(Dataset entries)
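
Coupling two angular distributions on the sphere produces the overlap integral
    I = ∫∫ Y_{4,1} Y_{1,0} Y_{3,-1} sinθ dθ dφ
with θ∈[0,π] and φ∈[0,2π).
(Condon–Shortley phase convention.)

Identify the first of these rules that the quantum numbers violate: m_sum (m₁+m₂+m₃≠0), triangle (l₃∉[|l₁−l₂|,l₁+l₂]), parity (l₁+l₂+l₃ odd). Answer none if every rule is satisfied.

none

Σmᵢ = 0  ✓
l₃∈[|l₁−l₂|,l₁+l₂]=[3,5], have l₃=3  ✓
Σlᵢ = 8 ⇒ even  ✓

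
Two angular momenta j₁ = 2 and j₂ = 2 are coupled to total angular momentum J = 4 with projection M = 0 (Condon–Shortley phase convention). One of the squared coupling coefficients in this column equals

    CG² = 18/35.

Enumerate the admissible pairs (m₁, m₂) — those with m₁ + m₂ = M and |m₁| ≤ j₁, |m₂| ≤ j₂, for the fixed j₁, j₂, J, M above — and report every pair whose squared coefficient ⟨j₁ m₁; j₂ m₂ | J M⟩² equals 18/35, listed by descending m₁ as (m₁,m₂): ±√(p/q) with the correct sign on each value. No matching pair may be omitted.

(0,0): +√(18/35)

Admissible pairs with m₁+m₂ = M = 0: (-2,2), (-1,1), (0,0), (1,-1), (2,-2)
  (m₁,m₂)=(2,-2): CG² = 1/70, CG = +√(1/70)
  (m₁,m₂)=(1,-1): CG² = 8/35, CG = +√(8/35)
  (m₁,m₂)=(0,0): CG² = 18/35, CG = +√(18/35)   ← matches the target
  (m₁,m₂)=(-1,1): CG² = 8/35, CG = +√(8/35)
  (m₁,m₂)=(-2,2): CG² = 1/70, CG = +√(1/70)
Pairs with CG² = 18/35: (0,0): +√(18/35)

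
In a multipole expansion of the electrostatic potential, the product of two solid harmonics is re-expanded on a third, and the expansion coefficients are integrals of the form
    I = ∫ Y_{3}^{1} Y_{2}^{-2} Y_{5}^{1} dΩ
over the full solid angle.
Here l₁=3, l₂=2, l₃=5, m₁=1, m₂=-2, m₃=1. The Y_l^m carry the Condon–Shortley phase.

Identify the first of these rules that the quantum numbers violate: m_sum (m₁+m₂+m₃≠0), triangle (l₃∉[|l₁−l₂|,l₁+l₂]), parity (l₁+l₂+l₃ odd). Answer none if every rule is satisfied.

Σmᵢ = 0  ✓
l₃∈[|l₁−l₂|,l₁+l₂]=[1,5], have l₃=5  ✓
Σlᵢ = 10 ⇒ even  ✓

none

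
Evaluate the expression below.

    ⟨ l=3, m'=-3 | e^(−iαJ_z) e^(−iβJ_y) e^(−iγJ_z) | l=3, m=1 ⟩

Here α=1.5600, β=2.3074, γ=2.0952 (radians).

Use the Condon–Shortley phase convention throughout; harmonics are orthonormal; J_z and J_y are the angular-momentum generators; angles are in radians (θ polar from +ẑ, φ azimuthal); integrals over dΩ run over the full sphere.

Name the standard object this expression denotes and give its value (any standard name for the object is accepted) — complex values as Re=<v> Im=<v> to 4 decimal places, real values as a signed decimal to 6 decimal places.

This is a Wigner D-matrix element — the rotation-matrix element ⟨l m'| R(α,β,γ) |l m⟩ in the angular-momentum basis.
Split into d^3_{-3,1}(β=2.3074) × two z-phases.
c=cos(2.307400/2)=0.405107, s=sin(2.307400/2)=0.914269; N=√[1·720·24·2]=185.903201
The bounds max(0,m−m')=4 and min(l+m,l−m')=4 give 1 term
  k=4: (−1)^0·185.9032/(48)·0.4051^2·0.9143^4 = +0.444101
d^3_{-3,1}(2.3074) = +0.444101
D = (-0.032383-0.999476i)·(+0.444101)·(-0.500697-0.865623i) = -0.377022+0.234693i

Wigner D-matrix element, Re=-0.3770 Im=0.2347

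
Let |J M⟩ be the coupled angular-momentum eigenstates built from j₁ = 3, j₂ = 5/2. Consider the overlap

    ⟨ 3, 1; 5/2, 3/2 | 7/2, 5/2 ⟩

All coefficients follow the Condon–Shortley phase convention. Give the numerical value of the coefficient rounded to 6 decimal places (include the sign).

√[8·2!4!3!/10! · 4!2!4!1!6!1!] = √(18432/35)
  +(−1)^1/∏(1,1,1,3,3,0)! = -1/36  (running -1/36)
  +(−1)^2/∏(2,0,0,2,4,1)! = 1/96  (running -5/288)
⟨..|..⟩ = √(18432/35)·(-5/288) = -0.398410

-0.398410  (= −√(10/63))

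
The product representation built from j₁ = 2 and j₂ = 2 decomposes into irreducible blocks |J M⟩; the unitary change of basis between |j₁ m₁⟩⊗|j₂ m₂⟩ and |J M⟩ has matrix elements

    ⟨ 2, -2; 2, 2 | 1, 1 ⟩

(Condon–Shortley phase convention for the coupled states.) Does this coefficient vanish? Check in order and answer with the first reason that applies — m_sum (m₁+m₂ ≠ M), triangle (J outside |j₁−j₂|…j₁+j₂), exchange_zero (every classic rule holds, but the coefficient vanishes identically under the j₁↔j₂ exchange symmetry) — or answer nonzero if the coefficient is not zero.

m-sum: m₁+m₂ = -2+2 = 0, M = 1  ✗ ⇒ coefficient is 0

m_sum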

ASSIGNMENT:
Every line in the records has to be written out again exactly.

SOLVED EXERCISE:
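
Coupling two angular distributions on the sphere produces the overlap integral
    I = ∫∫ Y_{4,1} Y_{1,0} Y_{3,-1} sinθ dθ dφ
with θ∈[0,π] and φ∈[0,2π).
(Condon–Shortley phase convention.)

Identify the first of these rules that the quantum numbers violate: m_sum (m₁+m₂+m₃≠0), triangle (l₃∉[|l₁−l₂|,l₁+l₂]), parity (l₁+l₂+l₃ odd). Answer none if every rule is satisfied.

none

Σmᵢ = 0  ✓
l₃∈[|l₁−l₂|,l₁+l₂]=[3,5], have l₃=3  ✓
Σlᵢ = 8 ⇒ even  ✓

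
Two angular momenta j₁ = 2 and j₂ = 2 are coupled to total angular momentum J = 4 with projection M = 0 (Condon–Shortley phase convention). One of the squared coupling coefficients in this column equals

    CG² = 18/35.

Enumerate the admissible pairs (m₁, m₂) — those with m₁ + m₂ = M and |m₁| ≤ j₁, |m₂| ≤ j₂, for the fixed j₁, j₂, J, M above — and report every pair whose squared coefficient ⟨j₁ m₁; j₂ m₂ | J M⟩² equals 18/35, listed by descending m₁ as (m₁,m₂): ±√(p/q) with the correct sign on each value. No matching pair may be omitted.

(0,0): +√(18/35)

Admissible pairs with m₁+m₂ = M = 0: (-2,2), (-1,1), (0,0), (1,-1), (2,-2)
  (m₁,m₂)=(2,-2): CG² = 1/70, CG = +√(1/70)
  (m₁,m₂)=(1,-1): CG² = 8/35, CG = +√(8/35)
  (m₁,m₂)=(0,0): CG² = 18/35, CG = +√(18/35)   ← matches the target
  (m₁,m₂)=(-1,1): CG² = 8/35, CG = +√(8/35)
  (m₁,m₂)=(-2,2): CG² = 1/70, CG = +√(1/70)
Pairs with CG² = 18/35: (0,0): +√(18/35)

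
In a multipole expansion of the electrostatic potential, the product of two solid harmonics is re-expanded on a third, and the expansion coefficients are integrals of the form
    I = ∫ Y_{3}^{1} Y_{2}^{-2} Y_{5}^{1} dΩ
over the full solid angle.
Here l₁=3, l₂=2, l₃=5, m₁=1, m₂=-2, m₃=1. The Y_l^m carry the Condon–Shortley phase.

Identify the first of these rules that the quantum numbers violate: m_sum (m₁+m₂+m₃≠0), triangle (l₃∉[|l₁−l₂|,l₁+l₂]), parity (l₁+l₂+l₃ odd). Answer none if every rule is satisfied.

Σmᵢ = 0  ✓
l₃∈[|l₁−l₂|,l₁+l₂]=[1,5], have l₃=5  ✓
Σlᵢ = 10 ⇒ even  ✓

none

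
Evaluate the expression below.

    ⟨ l=3, m'=-3 | e^(−iαJ_z) e^(−iβJ_y) e^(−iγJ_z) | l=3, m=1 ⟩

Here α=1.5600, β=2.3074, γ=2.0952 (radians).

Use the Condon–Shortley phase convention throughout; harmonics are orthonormal; J_z and J_y are the angular-momentum generators; angles are in radians (θ polar from +ẑ, φ azimuthal); integrals over dΩ run over the full sphere.

Name the standard object this expression denotes and give its value (any standard name for the object is accepted) — complex values as Re=<v> Im=<v> to 4 decimal places, real values as a signed decimal to 6 decimal places.

This is a Wigner D-matrix element — the rotation-matrix element ⟨l m'| R(α,β,γ) |l m⟩ in the angular-momentum basis.
Split into d^3_{-3,1}(β=2.3074) × two z-phases.
c=cos(2.307400/2)=0.405107, s=sin(2.307400/2)=0.914269; N=√[1·720·24·2]=185.903201
The bounds max(0,m−m')=4 and min(l+m,l−m')=4 give 1 term
  k=4: (−1)^0·185.9032/(48)·0.4051^2·0.9143^4 = +0.444101
d^3_{-3,1}(2.3074) = +0.444101
D = (-0.032383-0.999476i)·(+0.444101)·(-0.500697-0.865623i) = -0.377022+0.234693i

Wigner D-matrix element, Re=-0.3770 Im=0.2347

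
Let |J M⟩ be the coupled angular-momentum eigenstates built from j₁ = 3, j₂ = 5/2. Consider the overlap

    ⟨ 3, 1; 5/2, 3/2 | 7/2, 5/2 ⟩

All coefficients follow the Condon–Shortley phase convention. Give the numerical value of the coefficient rounded to 6 decimal places (include the sign).

√[8·2!4!3!/10! · 4!2!4!1!6!1!] = √(18432/35)
  +(−1)^1/∏(1,1,1,3,3,0)! = -1/36  (running -1/36)
  +(−1)^2/∏(2,0,0,2,4,1)! = 1/96  (running -5/288)
⟨..|..⟩ = √(18432/35)·(-5/288) = -0.398410

-0.398410  (= −√(10/63))

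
The product representation built from j₁ = 2 and j₂ = 2 decomposes into irreducible blocks |J M⟩; the unitary change of basis between |j₁ m₁⟩⊗|j₂ m₂⟩ and |J M⟩ has matrix elements

    ⟨ 2, -2; 2, 2 | 1, 1 ⟩

(Condon–Shortley phase convention for the coupled states.) Does this coefficient vanish? Check in order and answer with the first reason that applies — m_sum (m₁+m₂ ≠ M), triangle (J outside |j₁−j₂|…j₁+j₂), exchange_zero (every classic rule holds, but the coefficient vanishes identically under the j₁↔j₂ exchange symmetry) — or answer nonzero if the coefficient is not zero.

m-sum: m₁+m₂ = -2+2 = 0, M = 1  ✗ ⇒ coefficient is 0

m_sum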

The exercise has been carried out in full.